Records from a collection
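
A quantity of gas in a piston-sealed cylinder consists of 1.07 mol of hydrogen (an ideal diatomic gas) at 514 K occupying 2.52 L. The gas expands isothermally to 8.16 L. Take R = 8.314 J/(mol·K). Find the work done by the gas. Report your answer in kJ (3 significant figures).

Isothermal: W = nRT ln(V₂/V₁).
W = (1.07)(8.314)(514) × ln(8.16/2.52)
  = 4573 × 1.175
W_by_gas = 5373 J.

W ≈ 5.37 kJ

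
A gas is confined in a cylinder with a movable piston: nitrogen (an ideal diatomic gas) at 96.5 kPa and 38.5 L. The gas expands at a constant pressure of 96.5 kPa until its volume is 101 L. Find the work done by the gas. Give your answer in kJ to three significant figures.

W ≈ 6.03 kJ

Isobaric: W = P ΔV.
W = (96.5 kPa)(101 − 38.5 L) = (96.5)(62.5) = 6031 J.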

-- Aim of the exercise --
Copy each entry exactly, leaving every line as it is.

-- Solved problem --
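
A quantity of gas in a piston-sealed cylinder consists of 1.07 mol of hydrogen (an ideal diatomic gas) at 514 K occupying 2.52 L. The gas expands isothermally to 8.16 L. Take R = 8.314 J/(mol·K). Find the work done by the gas. Report your answer in kJ (3 significant figures).

Isothermal: W = nRT ln(V₂/V₁).
W = (1.07)(8.314)(514) × ln(8.16/2.52)
  = 4573 × 1.175
W_by_gas = 5373 J.

W ≈ 5.37 kJ

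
A gas is confined in a cylinder with a movable piston: nitrogen (an ideal diatomic gas) at 96.5 kPa and 38.5 L. The gas expands at a constant pressure of 96.5 kPa until its volume is 101 L. Find the work done by the gas. Give your answer in kJ to three significant figures.

W ≈ 6.03 kJ

Isobaric: W = P ΔV.
W = (96.5 kPa)(101 − 38.5 L) = (96.5)(62.5) = 6031 J.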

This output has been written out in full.